What to work on — Each line from the opening of the listing below through the line that contains "x1, x2, x3 ≥ 0" is to be output exactly as written.

Source data —
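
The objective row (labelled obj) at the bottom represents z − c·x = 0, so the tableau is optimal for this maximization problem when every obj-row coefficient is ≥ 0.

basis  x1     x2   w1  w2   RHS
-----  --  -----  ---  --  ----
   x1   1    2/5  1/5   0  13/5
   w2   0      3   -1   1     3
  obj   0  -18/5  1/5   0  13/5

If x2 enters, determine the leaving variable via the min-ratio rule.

Column x2 entries and ratios — x1: (13/5)/(2/5) = 13/2; w2: 3/3 = 1.
Smallest ratio is 1 in the row of w2, so w2 leaves.

w2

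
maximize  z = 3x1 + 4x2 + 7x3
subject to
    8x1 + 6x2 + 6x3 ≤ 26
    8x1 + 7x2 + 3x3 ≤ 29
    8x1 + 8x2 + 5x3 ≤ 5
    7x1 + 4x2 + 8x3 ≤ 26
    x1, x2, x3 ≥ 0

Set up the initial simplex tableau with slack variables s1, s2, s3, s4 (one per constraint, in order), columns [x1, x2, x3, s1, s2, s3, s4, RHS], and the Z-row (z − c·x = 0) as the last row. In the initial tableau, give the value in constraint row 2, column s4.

0

Slack s4 belongs to constraint 4; its column is the unit vector e_4, so the entry in row 2 is 0.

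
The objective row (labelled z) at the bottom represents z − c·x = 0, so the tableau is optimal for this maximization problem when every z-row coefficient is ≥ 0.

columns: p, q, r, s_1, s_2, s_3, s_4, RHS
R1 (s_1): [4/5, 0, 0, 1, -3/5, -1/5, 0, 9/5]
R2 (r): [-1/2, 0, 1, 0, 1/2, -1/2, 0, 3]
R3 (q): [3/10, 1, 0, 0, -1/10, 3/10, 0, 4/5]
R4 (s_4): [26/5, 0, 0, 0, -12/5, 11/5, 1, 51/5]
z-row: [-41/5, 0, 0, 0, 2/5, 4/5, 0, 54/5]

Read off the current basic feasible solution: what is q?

4/5

q is basic (row 3); its value is the RHS of that row, 4/5.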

Expected answer —
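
The objective row (labelled obj) at the bottom represents z − c·x = 0, so the tableau is optimal for this maximization problem when every obj-row coefficient is ≥ 0.

basis  x1     x2   w1  w2   RHS
-----  --  -----  ---  --  ----
   x1   1    2/5  1/5   0  13/5
   w2   0      3   -1   1     3
  obj   0  -18/5  1/5   0  13/5

If x2 enters, determine the leaving variable via the min-ratio rule.

Column x2 entries and ratios — x1: (13/5)/(2/5) = 13/2; w2: 3/3 = 1.
Smallest ratio is 1 in the row of w2, so w2 leaves.

w2

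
maximize  z = 3x1 + 4x2 + 7x3
subject to
    8x1 + 6x2 + 6x3 ≤ 26
    8x1 + 7x2 + 3x3 ≤ 29
    8x1 + 8x2 + 5x3 ≤ 5
    7x1 + 4x2 + 8x3 ≤ 26
    x1, x2, x3 ≥ 0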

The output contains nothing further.